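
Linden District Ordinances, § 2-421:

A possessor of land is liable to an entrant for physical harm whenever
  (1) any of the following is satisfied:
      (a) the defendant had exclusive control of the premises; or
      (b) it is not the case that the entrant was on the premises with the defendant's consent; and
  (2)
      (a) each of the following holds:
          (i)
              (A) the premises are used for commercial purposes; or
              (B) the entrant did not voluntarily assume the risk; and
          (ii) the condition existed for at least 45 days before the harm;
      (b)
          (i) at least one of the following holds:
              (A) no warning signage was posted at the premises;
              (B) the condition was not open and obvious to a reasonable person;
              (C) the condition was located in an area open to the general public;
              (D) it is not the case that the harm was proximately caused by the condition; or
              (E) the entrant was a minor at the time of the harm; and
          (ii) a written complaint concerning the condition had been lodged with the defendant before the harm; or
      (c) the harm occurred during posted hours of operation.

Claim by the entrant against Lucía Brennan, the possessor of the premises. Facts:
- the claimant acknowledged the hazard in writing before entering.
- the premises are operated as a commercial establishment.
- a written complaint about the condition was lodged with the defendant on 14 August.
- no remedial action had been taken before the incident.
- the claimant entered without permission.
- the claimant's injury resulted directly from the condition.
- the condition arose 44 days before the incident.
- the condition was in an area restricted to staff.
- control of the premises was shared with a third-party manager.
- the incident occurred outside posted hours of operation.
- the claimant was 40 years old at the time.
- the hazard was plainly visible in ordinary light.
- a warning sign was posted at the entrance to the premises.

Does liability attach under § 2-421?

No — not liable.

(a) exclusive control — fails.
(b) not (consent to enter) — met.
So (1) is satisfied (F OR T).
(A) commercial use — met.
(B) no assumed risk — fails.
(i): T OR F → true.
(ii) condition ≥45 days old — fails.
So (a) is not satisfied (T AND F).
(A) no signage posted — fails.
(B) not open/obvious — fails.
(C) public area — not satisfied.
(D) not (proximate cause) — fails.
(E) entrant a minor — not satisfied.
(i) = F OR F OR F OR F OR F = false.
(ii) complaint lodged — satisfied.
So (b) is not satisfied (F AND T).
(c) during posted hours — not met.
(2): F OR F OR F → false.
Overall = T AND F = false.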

---+---

● Exercise instructions: Starting at the line above that contains "(c) the harm", write out each line exactly until the line that contains "- control of" has been written, and stop there.

● Solved problem:
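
      (c) the harm occurred during posted hours of operation.

Claim by the entrant against Lucía Brennan, the possessor of the premises. Facts:
- the claimant acknowledged the hazard in writing before entering.
- the premises are operated as a commercial establishment.
- a written complaint about the condition was lodged with the defendant on 14 August.
- no remedial action had been taken before the incident.
- the claimant entered without permission.
- the claimant's injury resulted directly from the condition.
- the condition arose 44 days before the incident.
- the condition was in an area restricted to staff.
- control of the premises was shared with a third-party manager.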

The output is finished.